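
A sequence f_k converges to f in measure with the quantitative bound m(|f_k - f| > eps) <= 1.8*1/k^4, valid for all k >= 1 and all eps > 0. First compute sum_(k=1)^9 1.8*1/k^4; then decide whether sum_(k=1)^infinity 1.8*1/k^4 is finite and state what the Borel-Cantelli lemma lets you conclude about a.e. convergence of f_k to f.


Step 1: List the terms 1.8*1/k^4 for k = 1 to 9:
  k=1: 1.8
  k=2: 0.1125
  k=3: 0.022222
  k=4: 0.007031
  k=5: 0.00288
  k=6: 0.001389
  k=7: 7.496876e-04
  k=8: 4.394531e-04
  k=9: 2.743484e-04
Step 2: Partial sum = 1.8 + 0.1125 + 0.022222 + 0.007031 + 0.00288 + 0.001389 + 7.496876e-04 + 4.394531e-04 + 2.743484e-04
     = 1.947486
Step 3: The full series sum_(k>=1) 1.8*1/k^4 converges (p-series with p = 4 > 1; a constant multiple of a convergent series converges).
Step 4: Fix eps > 0. Since sum_k m(|f_k - f| > eps) < infinity, the Borel-Cantelli lemma gives
        m(limsup_k {|f_k - f| > eps}) = 0, i.e. for a.e. x, |f_k(x) - f(x)| <= eps for all large k.
        Applying this with eps = 1/j for j = 1, 2, ... and intersecting the countably many full-measure sets,
        for a.e. x we get limsup_k |f_k(x) - f(x)| <= 1/j for every j, hence f_k -> f almost everywhere.
Conclusion: series converges; Borel-Cantelli yields f_k -> f a.e.


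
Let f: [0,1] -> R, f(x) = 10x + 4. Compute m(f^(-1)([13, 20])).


f^(-1)([13, 20]) = {x : 13 <= 10x + 4 <= 20}
Solving: (13 - 4)/10 <= x <= (20 - 4)/10
= [0.9, 1.6]
Intersecting with [0,1]: [0.9, 1]
Measure = 1 - 0.9 = 0.1


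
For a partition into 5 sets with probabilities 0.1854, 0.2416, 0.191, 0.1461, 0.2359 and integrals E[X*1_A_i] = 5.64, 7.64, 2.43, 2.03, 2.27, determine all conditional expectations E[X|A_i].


For each cell A_i: E[X|A_i] = E[X*1_A_i] / P(A_i)
Step 1: E[X|A_1] = 5.64 / 0.1854 = 30.420712
Step 2: E[X|A_2] = 7.64 / 0.2416 = 31.622517
Step 3: E[X|A_3] = 2.43 / 0.191 = 12.722513
Step 4: E[X|A_4] = 2.03 / 0.1461 = 13.894593
Step 5: E[X|A_5] = 2.27 / 0.2359 = 9.622721
Verification: E[X] = sum E[X*1_A_i] = 5.64 + 7.64 + 2.43 + 2.03 + 2.27 = 20.01


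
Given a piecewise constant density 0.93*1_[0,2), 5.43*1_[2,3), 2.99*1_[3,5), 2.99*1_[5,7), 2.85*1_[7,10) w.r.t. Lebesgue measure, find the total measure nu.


Integrate each piece of the Radon-Nikodym derivative:
Step 1: integral_0^2 0.93 dx = 0.93*(2-0) = 0.93*2 = 1.86
Step 2: integral_2^3 5.43 dx = 5.43*(3-2) = 5.43*1 = 5.43
Step 3: integral_3^5 2.99 dx = 2.99*(5-3) = 2.99*2 = 5.98
Step 4: integral_5^7 2.99 dx = 2.99*(7-5) = 2.99*2 = 5.98
Step 5: integral_7^10 2.85 dx = 2.85*(10-7) = 2.85*3 = 8.55
Total: 1.86 + 5.43 + 5.98 + 5.98 + 8.55 = 27.8


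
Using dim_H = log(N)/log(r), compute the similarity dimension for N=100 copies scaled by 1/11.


For a self-similar set with N copies scaled by 1/r:
dim_H = log(N)/log(r) = log(100)/log(11)
= 4.60517/2.397895
= 1.920505


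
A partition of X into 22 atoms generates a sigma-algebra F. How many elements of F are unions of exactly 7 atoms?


Each element of F is a union of some subset of the 22 atoms.
Elements that are unions of exactly 7 atoms correspond to 7-element subsets of the 22 atoms.
Count = C(22, 7) = 22! / (7! * 15!) = 170544.


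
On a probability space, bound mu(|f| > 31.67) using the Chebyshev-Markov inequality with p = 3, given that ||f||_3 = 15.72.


Chebyshev/Markov inequality: mu(|f| > eps) <= (||f||_p / eps)^p
Step 1: ||f||_3 / eps = 15.72 / 31.67 = 0.496369
Step 2: Raise to power p = 3:
  (0.496369)^3 = 0.122296
Step 3: Therefore mu(|f| > 31.67) <= 0.122296


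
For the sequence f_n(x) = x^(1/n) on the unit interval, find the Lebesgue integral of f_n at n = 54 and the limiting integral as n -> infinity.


At n = 54: f_54(x) = x^(1/54).
Step 1: integral(x^(1/54), 0, 1) = [x^(1/54+1) / (1/54+1)] from 0 to 1
     = 1 / (1/54 + 1) = 1 / ((54+1)/54) = 54/(54+1)
     = 54/55 = 0.981818
Step 2: As n -> infinity, f_n(x) = x^(1/n) -> 1 for x in (0,1], and f_n is increasing in n.
By MCT, lim_n integral(f_n) = integral(lim_n f_n) = integral(1, 0, 1) = 1.
Step 3: Verify convergence: 54/55 = 0.981818 -> 1


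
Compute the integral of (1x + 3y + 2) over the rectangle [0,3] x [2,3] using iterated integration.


By Fubini, integrate in x first, then y.
Step 1: Fix y, integrate over x in [0,3]:
  integral(1x + 3y + 2, x=0..3)
  = 1*(3^2 - 0^2)/2 + (3y + 2)*(3 - 0)
  = 4.5 + (3y + 2)*3
  = 4.5 + 9y + 6
  = 10.5 + 9y
Step 2: Integrate over y in [2,3]:
  integral(10.5 + 9y, y=2..3)
  = 10.5*1 + 9*(3^2 - 2^2)/2
  = 10.5 + 22.5
  = 33


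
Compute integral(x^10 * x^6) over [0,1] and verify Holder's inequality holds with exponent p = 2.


Step 1: Exact integral of f*g = integral(x^16, 0, 1) = 1/17
     = 0.058824
Step 2: Holder bound with p=2, q=2:
  ||f||_p = (integral x^20 dx)^(1/2) = (1/21)^(1/2) = 0.218218
  ||g||_q = (integral x^12 dx)^(1/2) = (1/13)^(1/2) = 0.27735
Step 3: Holder bound = ||f||_p * ||g||_q = 0.218218 * 0.27735 = 0.060523
Verification: 0.058824 <= 0.060523 (Holder holds)


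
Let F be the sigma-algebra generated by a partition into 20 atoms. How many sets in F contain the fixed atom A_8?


Each element of F is a union of some subset S of the 20 atoms.
The element contains A_8 iff A_8 is in S.
So we count subsets S of {A_1,...,A_20} with A_8 in S: choose freely among the other 19 atoms.
Count = 2^(20-1) = 2^19 = 524288.


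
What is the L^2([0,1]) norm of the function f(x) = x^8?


Step 1: ||f||_2 = (integral_0^1 |x^8|^2 dx)^(1/2)
     = (integral_0^1 x^16 dx)^(1/2)
Step 2: integral_0^1 x^16 dx = [x^17/(17)] from 0 to 1 = 1^17/17
     = 1/17 = 0.058824
Step 3: ||f||_2 = (0.058824)^(1/2) = 0.242536


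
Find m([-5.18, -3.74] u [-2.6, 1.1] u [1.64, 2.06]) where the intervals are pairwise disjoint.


For pairwise disjoint intervals, m(union) = sum of lengths.
= (-3.74 - -5.18) + (1.1 - -2.6) + (2.06 - 1.64)
= 1.44 + 3.7 + 0.42
= 5.56


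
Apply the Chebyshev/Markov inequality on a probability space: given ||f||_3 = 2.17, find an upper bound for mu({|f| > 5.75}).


Chebyshev/Markov inequality: mu(|f| > eps) <= (||f||_p / eps)^p
Step 1: ||f||_3 / eps = 2.17 / 5.75 = 0.377391
Step 2: Raise to power p = 3:
  (0.377391)^3 = 0.05375
Step 3: Therefore mu(|f| > 5.75) <= 0.05375


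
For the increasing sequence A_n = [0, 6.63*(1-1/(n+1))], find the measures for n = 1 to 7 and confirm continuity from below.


By continuity of measure from below: if A_n increases to A, then m(A_n) -> m(A).
Here A = [0, 6.63], so m(A) = 6.63
Step 1: a_1 = 6.63*(1 - 1/2) = 3.315, m(A_1) = 3.315
Step 2: a_2 = 6.63*(1 - 1/3) = 4.42, m(A_2) = 4.42
Step 3: a_3 = 6.63*(1 - 1/4) = 4.9725, m(A_3) = 4.9725
Step 4: a_4 = 6.63*(1 - 1/5) = 5.304, m(A_4) = 5.304
Step 5: a_5 = 6.63*(1 - 1/6) = 5.525, m(A_5) = 5.525
Step 6: a_6 = 6.63*(1 - 1/7) = 5.6829, m(A_6) = 5.6829
Step 7: a_7 = 6.63*(1 - 1/8) = 5.8012, m(A_7) = 5.8012
Limit: m(A_n) -> m([0,6.63]) = 6.63


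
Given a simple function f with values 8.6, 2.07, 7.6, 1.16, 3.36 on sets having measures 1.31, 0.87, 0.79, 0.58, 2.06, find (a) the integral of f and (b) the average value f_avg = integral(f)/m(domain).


Step 1: Integral = sum(value_i * measure_i)
= 8.6*1.31 + 2.07*0.87 + 7.6*0.79 + 1.16*0.58 + 3.36*2.06
= 11.266 + 1.8009 + 6.004 + 0.6728 + 6.9216
= 26.6653
Step 2: Total measure of domain = 1.31 + 0.87 + 0.79 + 0.58 + 2.06 = 5.61
Step 3: Average value = 26.6653 / 5.61 = 4.753173


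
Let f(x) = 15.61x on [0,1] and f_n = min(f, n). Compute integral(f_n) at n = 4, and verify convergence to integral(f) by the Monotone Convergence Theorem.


f(x) = 15.61x on [0,1]; f_n(x) = min(15.61x, n). At n = 4:
Step 1: f(x) reaches 4 at x = 4/15.61 = 0.256246
Step 2: integral(f_4) = integral(15.61x, 0, 0.256246) + integral(4, 0.256246, 1)
       = 15.61*0.256246^2/2 + 4*(1 - 0.256246)
       = 0.512492 + 2.975016
       = 3.487508
Step 3: As n -> infinity, f_n increases to f, so by MCT integral(f_n) -> integral(f) = 15.61/2 = 7.805.
Convergence: integral(f_4) = 3.487508 -> 7.805 as n -> infinity


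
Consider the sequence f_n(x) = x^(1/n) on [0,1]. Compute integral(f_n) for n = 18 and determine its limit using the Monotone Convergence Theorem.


At n = 18: f_18(x) = x^(1/18).
Step 1: integral(x^(1/18), 0, 1) = [x^(1/18+1) / (1/18+1)] from 0 to 1
     = 1 / (1/18 + 1) = 1 / ((18+1)/18) = 18/(18+1)
     = 18/19 = 0.947368
Step 2: As n -> infinity, f_n(x) = x^(1/n) -> 1 for x in (0,1], and f_n is increasing in n.
By MCT, lim_n integral(f_n) = integral(lim_n f_n) = integral(1, 0, 1) = 1.
Step 3: Verify convergence: 18/19 = 0.947368 -> 1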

════

◆ WHAT NEEDS TO BE DONE
The answer is to be the lines from the one holding "Let f(x) = 15.61x" through the end of the data above, transcribed character for character, both ends included.

◆ ANSWER TO THE EXERCISE
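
Let f(x) = 15.61x on [0,1] and f_n = min(f, n). Compute integral(f_n) at n = 4, and verify convergence to integral(f) by the Monotone Convergence Theorem.


f(x) = 15.61x on [0,1]; f_n(x) = min(15.61x, n). At n = 4:
Step 1: f(x) reaches 4 at x = 4/15.61 = 0.256246
Step 2: integral(f_4) = integral(15.61x, 0, 0.256246) + integral(4, 0.256246, 1)
       = 15.61*0.256246^2/2 + 4*(1 - 0.256246)
       = 0.512492 + 2.975016
       = 3.487508
Step 3: As n -> infinity, f_n increases to f, so by MCT integral(f_n) -> integral(f) = 15.61/2 = 7.805.
Convergence: integral(f_4) = 3.487508 -> 7.805 as n -> infinity


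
Consider the sequence f_n(x) = x^(1/n) on [0,1]. Compute integral(f_n) for n = 18 and determine its limit using the Monotone Convergence Theorem.


At n = 18: f_18(x) = x^(1/18).
Step 1: integral(x^(1/18), 0, 1) = [x^(1/18+1) / (1/18+1)] from 0 to 1
     = 1 / (1/18 + 1) = 1 / ((18+1)/18) = 18/(18+1)
     = 18/19 = 0.947368
Step 2: As n -> infinity, f_n(x) = x^(1/n) -> 1 for x in (0,1], and f_n is increasing in n.
By MCT, lim_n integral(f_n) = integral(lim_n f_n) = integral(1, 0, 1) = 1.
Step 3: Verify convergence: 18/19 = 0.947368 -> 1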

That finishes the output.